## Aim of the task
Please write out, exactly as given, every line of the entries below up to and including the line with "Here l₁=3, l₂=1, l₃=4, m₁=2, m₂=-1, m₃=-1.".

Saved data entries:
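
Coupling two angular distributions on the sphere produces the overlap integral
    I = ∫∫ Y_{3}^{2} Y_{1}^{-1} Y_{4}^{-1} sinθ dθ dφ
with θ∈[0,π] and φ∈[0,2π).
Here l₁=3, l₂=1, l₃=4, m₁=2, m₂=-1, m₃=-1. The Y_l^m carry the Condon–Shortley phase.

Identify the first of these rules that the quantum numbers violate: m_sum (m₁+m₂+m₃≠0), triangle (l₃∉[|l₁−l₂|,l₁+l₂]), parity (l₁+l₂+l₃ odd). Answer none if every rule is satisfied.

m₁+m₂+m₃ = 2 − 1 − 1 = 0  ✓
triangle: |3−1|=2 ≤ l₃=4 ≤ 3+1=4  ✓
parity: l₁+l₂+l₃ = 8 is even  ✓

none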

## Final answer
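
Coupling two angular distributions on the sphere produces the overlap integral
    I = ∫∫ Y_{3}^{2} Y_{1}^{-1} Y_{4}^{-1} sinθ dθ dφ
with θ∈[0,π] and φ∈[0,2π).
Here l₁=3, l₂=1, l₃=4, m₁=2, m₂=-1, m₃=-1. The Y_l^m carry the Condon–Shortley phase.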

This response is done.